PROBLEM: Across all the records, filter for lines with the word "into" and copy them.

Stored data entries
--- START ---

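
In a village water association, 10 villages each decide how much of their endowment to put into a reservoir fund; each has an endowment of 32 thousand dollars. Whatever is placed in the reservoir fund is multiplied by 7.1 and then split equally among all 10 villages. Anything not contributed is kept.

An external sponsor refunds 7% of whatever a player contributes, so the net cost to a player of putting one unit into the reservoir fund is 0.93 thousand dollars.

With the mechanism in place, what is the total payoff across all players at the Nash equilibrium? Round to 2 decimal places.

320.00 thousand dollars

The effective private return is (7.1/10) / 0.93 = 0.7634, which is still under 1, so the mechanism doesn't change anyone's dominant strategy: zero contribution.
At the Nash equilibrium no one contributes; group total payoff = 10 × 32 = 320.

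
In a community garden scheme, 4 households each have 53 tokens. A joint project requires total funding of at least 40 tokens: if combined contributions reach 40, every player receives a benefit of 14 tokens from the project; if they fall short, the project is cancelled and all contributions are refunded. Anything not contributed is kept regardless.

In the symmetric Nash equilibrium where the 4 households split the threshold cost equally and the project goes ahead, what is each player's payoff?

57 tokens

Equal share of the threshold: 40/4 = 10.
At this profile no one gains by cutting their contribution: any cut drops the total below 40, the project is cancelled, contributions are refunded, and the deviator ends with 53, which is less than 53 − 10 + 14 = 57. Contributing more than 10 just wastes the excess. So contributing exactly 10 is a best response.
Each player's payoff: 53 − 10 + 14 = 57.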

--- END ---

RESULT OF THIS EXERCISE:
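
In a village water association, 10 villages each decide how much of their endowment to put into a reservoir fund; each has an endowment of 32 thousand dollars. Whatever is placed in the reservoir fund is multiplied by 7.1 and then split equally among all 10 villages. Anything not contributed is kept.
An external sponsor refunds 7% of whatever a player contributes, so the net cost to a player of putting one unit into the reservoir fund is 0.93 thousand dollars.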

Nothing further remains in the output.